Your goal.
A complete, exact copy of the records below is the required result.
........
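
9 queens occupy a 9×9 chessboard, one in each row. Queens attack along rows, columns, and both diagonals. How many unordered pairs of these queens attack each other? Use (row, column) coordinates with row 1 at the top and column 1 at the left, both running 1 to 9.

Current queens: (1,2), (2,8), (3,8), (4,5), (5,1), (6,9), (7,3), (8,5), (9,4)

Same column: (2,8)–(3,8) (column 8); (4,5)–(8,5) (column 5).
Same diagonal: (1,2)–(4,5) (|1−4| = |2−5| = 3); (2,8)–(7,3) (|2−7| = |8−3| = 5); (5,1)–(7,3) (|5−7| = |1−3| = 2); (8,5)–(9,4) (|8−9| = |5−4| = 1).
Total attacking pairs: 6.

6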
........
Reply.
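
9 queens occupy a 9×9 chessboard, one in each row. Queens attack along rows, columns, and both diagonals. How many unordered pairs of these queens attack each other? Use (row, column) coordinates with row 1 at the top and column 1 at the left, both running 1 to 9.

Current queens: (1,2), (2,8), (3,8), (4,5), (5,1), (6,9), (7,3), (8,5), (9,4)

Same column: (2,8)–(3,8) (column 8); (4,5)–(8,5) (column 5).
Same diagonal: (1,2)–(4,5) (|1−4| = |2−5| = 3); (2,8)–(7,3) (|2−7| = |8−3| = 5); (5,1)–(7,3) (|5−7| = |1−3| = 2); (8,5)–(9,4) (|8−9| = |5−4| = 1).
Total attacking pairs: 6.

6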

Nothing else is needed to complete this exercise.